● **To do**: Nothing outside the range is wanted. Repeat exactly the lines below from the one with "Circumference at breast height = 142.7" through the one with "Tree measurements: DBH".

● **Excerpted data**:

=======

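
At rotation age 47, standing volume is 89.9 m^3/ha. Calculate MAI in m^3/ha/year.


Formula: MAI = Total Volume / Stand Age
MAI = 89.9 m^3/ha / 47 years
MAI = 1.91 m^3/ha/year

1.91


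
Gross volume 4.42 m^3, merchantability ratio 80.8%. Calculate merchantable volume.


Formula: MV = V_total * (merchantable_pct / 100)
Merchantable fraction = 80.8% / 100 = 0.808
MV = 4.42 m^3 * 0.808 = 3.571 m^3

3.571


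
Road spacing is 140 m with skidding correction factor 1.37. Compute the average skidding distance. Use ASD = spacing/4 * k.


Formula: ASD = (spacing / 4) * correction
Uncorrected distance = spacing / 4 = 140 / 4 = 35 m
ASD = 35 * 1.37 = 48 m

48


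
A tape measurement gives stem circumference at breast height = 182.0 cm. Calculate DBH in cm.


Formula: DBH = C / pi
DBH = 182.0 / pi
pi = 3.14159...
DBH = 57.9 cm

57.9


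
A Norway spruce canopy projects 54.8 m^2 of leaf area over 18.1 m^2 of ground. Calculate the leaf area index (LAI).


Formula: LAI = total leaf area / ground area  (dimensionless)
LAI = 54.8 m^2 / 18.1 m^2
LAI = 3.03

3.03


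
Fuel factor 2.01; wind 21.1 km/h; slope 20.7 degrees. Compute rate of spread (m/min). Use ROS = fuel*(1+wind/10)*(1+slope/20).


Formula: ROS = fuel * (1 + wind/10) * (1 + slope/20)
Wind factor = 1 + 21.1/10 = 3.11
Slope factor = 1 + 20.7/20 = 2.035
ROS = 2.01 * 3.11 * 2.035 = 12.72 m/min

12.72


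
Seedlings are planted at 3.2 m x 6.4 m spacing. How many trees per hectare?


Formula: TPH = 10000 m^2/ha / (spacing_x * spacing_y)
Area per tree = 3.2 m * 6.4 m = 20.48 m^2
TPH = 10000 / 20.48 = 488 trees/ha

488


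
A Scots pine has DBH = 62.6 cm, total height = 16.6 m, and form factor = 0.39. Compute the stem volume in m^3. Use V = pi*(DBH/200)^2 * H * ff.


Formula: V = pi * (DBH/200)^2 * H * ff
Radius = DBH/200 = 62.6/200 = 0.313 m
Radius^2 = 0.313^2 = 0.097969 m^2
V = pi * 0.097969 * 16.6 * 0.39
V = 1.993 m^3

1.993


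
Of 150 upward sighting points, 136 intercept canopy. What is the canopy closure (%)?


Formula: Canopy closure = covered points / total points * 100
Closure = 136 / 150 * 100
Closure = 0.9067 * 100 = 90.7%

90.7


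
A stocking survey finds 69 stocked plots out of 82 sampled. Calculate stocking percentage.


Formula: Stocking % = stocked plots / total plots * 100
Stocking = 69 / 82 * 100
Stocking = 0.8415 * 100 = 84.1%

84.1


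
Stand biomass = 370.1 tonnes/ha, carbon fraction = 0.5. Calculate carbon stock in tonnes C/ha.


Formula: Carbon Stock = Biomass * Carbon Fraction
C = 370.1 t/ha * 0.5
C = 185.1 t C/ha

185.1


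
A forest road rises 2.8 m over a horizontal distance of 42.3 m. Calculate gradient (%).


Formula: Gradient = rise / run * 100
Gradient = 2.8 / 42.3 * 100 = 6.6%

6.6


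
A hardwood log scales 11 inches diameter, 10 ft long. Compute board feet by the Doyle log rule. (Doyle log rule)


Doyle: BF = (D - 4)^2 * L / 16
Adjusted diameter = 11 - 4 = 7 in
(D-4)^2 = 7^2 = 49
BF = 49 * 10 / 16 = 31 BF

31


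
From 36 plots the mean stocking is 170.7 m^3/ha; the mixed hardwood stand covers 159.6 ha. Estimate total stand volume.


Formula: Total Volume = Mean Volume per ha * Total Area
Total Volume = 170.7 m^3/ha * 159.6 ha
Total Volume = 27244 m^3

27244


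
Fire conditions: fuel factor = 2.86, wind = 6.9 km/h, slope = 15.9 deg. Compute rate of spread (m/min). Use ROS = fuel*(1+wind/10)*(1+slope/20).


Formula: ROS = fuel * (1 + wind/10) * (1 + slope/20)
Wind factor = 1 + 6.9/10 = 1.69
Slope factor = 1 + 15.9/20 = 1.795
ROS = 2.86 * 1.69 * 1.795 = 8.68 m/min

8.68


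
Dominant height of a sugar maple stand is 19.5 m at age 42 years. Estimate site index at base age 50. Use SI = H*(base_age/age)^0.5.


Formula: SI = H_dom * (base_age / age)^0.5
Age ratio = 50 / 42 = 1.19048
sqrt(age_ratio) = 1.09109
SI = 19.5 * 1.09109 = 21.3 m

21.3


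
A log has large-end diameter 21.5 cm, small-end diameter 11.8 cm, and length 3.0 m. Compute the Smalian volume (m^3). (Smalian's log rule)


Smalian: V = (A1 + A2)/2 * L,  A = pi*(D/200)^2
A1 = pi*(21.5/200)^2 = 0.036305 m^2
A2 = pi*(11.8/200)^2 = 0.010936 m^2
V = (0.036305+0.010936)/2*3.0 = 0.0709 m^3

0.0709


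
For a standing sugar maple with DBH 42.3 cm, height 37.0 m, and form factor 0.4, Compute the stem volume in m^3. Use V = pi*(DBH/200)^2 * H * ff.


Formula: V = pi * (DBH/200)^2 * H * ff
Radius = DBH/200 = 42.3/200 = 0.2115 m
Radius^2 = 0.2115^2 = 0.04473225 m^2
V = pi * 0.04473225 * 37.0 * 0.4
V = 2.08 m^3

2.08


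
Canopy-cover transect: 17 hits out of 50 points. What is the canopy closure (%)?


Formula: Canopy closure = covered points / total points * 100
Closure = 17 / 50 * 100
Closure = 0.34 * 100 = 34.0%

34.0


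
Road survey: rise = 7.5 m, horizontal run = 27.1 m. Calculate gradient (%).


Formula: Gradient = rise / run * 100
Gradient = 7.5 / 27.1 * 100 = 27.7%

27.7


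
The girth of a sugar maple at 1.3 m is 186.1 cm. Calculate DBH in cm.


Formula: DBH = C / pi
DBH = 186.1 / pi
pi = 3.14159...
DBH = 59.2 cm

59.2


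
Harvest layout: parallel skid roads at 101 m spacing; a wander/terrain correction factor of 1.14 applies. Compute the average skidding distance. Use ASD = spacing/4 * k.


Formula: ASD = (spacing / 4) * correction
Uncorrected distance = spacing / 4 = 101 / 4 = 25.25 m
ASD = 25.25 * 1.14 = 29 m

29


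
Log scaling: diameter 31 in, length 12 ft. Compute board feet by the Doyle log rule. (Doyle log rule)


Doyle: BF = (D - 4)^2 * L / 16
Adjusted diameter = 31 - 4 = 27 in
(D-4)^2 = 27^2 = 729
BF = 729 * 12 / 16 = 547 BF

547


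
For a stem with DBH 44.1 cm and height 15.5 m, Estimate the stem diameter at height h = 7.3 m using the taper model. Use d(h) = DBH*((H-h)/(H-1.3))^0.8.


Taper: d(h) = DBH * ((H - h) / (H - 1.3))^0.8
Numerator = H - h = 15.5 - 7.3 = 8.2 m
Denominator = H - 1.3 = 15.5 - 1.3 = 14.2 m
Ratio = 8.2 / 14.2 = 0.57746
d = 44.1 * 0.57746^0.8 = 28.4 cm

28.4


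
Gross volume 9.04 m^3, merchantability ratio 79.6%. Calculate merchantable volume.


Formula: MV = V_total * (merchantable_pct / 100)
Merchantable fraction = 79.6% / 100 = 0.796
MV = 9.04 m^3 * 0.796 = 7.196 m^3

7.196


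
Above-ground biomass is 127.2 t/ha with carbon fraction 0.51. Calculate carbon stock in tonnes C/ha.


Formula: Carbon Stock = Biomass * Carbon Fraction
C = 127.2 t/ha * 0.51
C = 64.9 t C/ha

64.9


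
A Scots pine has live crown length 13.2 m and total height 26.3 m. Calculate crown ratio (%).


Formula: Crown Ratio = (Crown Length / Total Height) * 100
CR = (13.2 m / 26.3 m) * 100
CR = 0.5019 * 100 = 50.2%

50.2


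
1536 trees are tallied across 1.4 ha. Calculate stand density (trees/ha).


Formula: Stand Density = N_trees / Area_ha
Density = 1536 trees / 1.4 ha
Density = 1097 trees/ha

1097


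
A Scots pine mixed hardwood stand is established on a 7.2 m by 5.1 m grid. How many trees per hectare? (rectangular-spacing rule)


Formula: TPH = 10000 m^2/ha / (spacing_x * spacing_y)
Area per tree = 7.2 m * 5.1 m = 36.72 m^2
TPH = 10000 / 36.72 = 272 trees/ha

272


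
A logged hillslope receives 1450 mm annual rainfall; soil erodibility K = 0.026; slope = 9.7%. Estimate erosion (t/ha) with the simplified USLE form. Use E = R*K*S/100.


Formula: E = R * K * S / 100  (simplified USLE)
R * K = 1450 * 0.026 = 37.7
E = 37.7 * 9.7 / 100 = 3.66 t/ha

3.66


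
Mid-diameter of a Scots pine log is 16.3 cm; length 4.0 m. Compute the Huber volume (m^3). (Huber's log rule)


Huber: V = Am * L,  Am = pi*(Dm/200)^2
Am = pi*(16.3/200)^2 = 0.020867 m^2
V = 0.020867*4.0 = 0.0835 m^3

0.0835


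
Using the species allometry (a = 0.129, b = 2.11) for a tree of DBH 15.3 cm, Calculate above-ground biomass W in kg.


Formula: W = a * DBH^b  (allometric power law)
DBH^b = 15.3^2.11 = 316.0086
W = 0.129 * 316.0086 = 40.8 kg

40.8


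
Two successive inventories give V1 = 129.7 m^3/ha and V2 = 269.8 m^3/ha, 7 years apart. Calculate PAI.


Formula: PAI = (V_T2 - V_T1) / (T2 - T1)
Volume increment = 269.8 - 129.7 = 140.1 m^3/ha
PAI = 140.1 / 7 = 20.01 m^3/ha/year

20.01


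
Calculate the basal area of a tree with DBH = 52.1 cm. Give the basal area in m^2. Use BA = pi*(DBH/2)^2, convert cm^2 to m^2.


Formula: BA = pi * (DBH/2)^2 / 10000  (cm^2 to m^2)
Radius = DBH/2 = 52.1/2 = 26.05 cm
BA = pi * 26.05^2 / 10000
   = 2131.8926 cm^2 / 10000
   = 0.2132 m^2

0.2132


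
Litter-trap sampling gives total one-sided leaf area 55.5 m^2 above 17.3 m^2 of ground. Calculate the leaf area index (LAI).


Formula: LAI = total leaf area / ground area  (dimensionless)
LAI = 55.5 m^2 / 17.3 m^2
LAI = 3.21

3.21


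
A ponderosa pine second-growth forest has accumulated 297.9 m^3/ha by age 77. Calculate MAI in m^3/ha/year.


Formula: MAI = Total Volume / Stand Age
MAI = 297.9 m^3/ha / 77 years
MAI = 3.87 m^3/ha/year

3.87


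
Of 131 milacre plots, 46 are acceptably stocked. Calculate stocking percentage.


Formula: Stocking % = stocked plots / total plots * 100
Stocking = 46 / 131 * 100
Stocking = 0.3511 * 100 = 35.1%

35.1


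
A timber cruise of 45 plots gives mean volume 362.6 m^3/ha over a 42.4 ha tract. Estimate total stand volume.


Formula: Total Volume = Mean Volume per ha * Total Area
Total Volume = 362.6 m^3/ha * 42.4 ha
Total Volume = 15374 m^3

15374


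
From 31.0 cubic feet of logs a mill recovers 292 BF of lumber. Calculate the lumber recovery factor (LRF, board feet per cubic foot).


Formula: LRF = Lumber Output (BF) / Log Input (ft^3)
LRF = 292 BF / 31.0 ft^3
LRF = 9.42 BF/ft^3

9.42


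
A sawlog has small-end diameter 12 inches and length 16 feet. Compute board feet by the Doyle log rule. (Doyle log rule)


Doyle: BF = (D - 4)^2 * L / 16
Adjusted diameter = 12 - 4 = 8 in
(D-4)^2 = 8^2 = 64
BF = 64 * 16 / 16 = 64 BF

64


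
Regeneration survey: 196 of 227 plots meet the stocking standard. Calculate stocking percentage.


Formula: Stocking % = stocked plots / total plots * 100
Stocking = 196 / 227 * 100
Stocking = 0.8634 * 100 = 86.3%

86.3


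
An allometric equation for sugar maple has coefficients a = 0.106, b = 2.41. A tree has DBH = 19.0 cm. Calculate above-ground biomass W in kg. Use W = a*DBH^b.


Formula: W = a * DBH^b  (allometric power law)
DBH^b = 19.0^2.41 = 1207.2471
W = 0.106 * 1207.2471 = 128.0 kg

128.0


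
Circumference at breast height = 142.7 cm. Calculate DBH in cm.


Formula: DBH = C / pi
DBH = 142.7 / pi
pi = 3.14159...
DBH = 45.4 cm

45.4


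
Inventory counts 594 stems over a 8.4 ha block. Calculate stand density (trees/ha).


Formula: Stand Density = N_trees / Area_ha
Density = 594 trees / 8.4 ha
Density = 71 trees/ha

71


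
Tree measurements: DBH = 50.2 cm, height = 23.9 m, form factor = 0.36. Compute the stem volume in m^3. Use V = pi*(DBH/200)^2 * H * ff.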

=======

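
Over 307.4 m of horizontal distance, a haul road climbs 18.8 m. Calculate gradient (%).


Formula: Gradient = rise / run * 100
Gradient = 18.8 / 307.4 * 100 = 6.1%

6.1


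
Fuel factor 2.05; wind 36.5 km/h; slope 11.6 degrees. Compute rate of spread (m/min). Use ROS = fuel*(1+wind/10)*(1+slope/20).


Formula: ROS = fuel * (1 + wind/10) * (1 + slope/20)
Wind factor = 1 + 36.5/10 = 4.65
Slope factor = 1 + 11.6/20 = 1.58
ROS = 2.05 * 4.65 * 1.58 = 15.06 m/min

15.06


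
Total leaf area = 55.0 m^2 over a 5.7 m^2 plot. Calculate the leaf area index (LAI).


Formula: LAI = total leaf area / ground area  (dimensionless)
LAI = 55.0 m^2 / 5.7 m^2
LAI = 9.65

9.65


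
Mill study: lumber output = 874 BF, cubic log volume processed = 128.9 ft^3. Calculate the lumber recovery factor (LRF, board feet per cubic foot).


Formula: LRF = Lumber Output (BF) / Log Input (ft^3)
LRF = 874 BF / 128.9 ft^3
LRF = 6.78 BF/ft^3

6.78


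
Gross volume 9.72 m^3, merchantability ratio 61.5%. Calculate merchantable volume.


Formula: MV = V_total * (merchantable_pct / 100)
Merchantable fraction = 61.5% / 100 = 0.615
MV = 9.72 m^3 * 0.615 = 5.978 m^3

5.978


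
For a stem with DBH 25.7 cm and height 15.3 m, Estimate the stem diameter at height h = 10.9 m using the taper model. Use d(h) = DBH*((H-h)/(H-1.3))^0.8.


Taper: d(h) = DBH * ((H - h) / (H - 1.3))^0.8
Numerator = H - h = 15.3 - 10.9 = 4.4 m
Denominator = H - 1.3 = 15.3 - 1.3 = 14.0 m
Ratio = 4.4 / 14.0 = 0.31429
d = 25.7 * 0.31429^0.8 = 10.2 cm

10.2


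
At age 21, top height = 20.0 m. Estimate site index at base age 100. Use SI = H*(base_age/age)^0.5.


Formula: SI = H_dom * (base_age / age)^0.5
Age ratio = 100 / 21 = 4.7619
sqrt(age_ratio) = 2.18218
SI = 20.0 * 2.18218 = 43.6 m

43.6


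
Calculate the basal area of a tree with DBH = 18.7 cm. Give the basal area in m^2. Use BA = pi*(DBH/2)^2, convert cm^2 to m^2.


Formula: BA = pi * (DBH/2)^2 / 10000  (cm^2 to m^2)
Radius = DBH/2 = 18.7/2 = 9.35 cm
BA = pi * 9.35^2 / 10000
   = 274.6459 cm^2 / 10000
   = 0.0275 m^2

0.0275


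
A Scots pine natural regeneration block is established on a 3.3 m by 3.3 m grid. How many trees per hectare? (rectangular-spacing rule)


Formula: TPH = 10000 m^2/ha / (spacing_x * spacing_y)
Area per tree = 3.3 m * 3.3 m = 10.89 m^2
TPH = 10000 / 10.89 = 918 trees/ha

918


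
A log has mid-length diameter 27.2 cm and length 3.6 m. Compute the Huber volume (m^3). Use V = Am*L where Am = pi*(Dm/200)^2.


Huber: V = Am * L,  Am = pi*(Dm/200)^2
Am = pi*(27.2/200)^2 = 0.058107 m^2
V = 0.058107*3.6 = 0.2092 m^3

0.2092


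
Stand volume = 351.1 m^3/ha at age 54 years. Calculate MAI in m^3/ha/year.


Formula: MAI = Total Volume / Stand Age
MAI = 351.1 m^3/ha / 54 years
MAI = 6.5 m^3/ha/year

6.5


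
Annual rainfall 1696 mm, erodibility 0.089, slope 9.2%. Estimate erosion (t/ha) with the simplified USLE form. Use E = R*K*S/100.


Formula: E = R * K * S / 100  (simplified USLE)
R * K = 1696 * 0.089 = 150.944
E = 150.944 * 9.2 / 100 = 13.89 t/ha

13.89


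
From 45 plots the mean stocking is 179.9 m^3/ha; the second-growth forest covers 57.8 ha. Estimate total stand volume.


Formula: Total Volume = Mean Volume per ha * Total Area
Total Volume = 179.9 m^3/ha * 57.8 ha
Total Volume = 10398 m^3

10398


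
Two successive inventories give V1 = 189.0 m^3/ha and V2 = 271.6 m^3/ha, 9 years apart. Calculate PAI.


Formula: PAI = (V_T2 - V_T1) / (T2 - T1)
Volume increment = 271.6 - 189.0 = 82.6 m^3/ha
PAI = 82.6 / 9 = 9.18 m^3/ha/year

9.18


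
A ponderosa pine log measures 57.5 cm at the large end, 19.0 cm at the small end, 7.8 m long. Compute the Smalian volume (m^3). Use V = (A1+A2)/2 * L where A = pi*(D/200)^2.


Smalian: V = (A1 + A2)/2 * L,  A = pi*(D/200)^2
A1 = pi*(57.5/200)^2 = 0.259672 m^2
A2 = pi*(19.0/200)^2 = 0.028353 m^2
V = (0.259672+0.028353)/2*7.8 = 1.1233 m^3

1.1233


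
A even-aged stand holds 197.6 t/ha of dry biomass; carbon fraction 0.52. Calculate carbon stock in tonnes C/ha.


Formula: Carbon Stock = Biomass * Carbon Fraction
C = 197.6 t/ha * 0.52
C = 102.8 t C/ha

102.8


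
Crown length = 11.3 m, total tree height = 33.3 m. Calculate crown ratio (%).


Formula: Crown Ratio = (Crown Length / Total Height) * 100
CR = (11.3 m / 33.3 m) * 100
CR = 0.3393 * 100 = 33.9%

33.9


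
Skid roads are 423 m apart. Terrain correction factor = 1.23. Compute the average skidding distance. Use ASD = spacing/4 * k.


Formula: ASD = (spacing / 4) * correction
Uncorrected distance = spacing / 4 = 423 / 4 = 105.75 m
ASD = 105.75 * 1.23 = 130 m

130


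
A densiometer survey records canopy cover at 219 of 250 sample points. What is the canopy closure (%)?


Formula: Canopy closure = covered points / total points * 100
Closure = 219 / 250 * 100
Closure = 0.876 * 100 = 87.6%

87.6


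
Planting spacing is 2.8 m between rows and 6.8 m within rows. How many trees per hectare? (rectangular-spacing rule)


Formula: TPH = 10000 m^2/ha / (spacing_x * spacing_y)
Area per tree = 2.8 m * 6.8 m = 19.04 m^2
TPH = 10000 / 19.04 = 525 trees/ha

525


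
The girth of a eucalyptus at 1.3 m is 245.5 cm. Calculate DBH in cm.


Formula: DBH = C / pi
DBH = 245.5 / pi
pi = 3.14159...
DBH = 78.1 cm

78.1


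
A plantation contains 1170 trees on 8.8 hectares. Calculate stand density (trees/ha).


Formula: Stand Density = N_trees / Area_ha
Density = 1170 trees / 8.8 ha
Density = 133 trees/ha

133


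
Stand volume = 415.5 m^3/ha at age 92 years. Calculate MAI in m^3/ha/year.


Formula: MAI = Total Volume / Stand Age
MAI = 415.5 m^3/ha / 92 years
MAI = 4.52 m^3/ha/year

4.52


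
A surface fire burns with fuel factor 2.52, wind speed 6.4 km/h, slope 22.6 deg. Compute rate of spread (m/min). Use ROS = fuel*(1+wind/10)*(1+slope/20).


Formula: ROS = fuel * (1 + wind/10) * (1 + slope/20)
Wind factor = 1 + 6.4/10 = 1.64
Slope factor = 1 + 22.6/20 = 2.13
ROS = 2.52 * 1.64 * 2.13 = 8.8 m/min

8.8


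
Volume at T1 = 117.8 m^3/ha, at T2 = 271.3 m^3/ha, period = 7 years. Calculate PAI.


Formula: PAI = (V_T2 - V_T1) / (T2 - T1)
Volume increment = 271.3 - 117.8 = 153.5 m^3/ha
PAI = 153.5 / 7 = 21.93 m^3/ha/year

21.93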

=======

● **Result of this task**:
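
Circumference at breast height = 142.7 cm. Calculate DBH in cm.


Formula: DBH = C / pi
DBH = 142.7 / pi
pi = 3.14159...
DBH = 45.4 cm

45.4


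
Inventory counts 594 stems over a 8.4 ha block. Calculate stand density (trees/ha).


Formula: Stand Density = N_trees / Area_ha
Density = 594 trees / 8.4 ha
Density = 71 trees/ha

71


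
Tree measurements: DBH = 50.2 cm, height = 23.9 m, form factor = 0.36. Compute the stem volume in m^3. Use V = pi*(DBH/200)^2 * H * ff.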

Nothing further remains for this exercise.